=== Begin Enclosure ===

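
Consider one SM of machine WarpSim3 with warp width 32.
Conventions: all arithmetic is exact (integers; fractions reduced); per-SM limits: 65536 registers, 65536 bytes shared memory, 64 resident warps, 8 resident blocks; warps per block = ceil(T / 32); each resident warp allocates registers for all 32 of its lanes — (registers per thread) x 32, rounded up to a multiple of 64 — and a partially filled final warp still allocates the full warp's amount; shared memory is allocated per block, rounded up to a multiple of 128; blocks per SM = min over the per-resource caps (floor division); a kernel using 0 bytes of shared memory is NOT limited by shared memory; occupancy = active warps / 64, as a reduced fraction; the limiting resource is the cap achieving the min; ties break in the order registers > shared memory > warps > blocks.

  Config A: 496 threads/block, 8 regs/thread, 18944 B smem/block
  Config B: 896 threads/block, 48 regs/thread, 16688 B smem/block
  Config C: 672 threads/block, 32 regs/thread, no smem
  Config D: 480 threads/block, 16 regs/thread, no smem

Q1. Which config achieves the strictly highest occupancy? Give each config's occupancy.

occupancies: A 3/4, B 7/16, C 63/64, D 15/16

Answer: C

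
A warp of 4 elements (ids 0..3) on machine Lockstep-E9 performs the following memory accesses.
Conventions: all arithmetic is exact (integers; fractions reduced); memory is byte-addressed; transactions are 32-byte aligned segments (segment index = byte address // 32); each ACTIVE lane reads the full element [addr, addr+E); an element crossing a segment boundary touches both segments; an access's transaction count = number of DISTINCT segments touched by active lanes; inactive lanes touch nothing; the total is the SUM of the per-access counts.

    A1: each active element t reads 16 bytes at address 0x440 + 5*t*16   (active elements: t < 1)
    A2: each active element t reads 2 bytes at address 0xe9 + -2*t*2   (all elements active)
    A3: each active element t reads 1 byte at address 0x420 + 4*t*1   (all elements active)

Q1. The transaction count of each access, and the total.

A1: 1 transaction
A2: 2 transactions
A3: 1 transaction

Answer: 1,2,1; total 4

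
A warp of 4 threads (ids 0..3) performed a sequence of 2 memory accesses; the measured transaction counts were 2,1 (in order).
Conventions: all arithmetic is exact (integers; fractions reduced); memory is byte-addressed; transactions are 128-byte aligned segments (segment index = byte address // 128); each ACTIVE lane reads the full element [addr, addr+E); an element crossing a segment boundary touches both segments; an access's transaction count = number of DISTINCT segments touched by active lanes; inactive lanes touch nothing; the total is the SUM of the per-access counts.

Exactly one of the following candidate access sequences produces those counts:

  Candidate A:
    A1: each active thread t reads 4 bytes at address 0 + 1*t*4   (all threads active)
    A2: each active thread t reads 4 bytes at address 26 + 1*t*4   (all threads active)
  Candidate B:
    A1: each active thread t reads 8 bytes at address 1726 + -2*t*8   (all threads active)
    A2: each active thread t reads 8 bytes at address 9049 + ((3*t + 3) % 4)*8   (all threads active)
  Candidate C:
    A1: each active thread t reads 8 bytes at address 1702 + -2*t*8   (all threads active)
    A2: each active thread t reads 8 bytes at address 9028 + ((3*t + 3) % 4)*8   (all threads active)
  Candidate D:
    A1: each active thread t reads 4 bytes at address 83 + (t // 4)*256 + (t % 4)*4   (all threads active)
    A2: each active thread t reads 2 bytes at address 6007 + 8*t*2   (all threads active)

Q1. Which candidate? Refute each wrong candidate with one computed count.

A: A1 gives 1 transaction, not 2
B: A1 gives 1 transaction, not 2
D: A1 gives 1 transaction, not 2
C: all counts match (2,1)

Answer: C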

=== End Enclosure ===

Return, from the data, each line that has the word "smem" in it.

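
  Config A: 496 threads/block, 8 regs/thread, 18944 B smem/block
  Config B: 896 threads/block, 48 regs/thread, 16688 B smem/block
  Config C: 672 threads/block, 32 regs/thread, no smem
  Config D: 480 threads/block, 16 regs/thread, no smem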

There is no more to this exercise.